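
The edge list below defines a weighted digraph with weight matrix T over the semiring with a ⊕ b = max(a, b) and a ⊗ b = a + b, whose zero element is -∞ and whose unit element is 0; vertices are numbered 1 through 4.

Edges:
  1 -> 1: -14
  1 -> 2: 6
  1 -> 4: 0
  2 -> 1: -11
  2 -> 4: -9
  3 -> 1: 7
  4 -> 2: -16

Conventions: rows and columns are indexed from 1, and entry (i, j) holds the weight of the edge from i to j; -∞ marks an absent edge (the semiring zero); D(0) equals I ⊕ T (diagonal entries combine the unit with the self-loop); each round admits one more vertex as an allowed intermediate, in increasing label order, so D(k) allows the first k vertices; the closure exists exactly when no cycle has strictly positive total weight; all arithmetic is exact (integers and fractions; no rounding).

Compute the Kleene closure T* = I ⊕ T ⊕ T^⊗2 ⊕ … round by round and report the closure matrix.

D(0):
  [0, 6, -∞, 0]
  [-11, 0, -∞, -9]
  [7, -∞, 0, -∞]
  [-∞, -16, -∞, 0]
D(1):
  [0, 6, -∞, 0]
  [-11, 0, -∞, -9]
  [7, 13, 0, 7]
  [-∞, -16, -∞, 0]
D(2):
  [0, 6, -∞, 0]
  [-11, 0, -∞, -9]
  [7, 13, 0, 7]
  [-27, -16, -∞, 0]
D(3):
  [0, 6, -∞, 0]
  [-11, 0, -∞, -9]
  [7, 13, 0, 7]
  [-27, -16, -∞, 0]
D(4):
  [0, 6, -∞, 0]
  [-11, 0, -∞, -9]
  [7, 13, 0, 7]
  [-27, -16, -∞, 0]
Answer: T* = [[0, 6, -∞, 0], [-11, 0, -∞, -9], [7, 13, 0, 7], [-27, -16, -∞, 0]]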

==

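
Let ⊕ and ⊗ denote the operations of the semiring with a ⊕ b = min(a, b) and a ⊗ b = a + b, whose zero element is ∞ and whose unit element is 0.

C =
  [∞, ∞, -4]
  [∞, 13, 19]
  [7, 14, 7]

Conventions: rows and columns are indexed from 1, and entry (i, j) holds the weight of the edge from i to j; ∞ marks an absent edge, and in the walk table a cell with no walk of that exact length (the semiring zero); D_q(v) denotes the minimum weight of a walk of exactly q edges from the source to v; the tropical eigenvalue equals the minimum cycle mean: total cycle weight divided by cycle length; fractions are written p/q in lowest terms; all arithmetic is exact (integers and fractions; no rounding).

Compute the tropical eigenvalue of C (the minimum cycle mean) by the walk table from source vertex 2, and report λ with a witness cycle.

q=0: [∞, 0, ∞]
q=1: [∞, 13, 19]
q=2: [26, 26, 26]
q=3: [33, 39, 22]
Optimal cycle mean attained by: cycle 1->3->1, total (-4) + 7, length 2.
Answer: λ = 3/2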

==

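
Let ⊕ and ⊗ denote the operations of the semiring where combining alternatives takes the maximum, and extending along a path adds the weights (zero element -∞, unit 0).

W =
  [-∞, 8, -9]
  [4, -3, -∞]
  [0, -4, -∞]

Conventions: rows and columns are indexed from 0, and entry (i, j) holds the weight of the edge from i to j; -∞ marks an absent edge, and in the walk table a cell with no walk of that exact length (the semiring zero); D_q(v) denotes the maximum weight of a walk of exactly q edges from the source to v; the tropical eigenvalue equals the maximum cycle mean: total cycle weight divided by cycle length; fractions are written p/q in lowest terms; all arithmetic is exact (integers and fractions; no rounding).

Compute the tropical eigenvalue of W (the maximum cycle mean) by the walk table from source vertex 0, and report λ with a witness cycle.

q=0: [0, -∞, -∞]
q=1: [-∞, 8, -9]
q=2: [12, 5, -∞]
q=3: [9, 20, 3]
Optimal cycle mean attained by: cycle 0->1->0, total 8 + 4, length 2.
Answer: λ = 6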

— ACTIVITY —
Identify each line of the material where the word "whose" shows up, and copy it.

— RESULT FOR THIS TASK —
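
The edge list below defines a weighted digraph with weight matrix T over the semiring with a ⊕ b = max(a, b) and a ⊗ b = a + b, whose zero element is -∞ and whose unit element is 0; vertices are numbered 1 through 4.
Let ⊕ and ⊗ denote the operations of the semiring with a ⊕ b = min(a, b) and a ⊗ b = a + b, whose zero element is ∞ and whose unit element is 0.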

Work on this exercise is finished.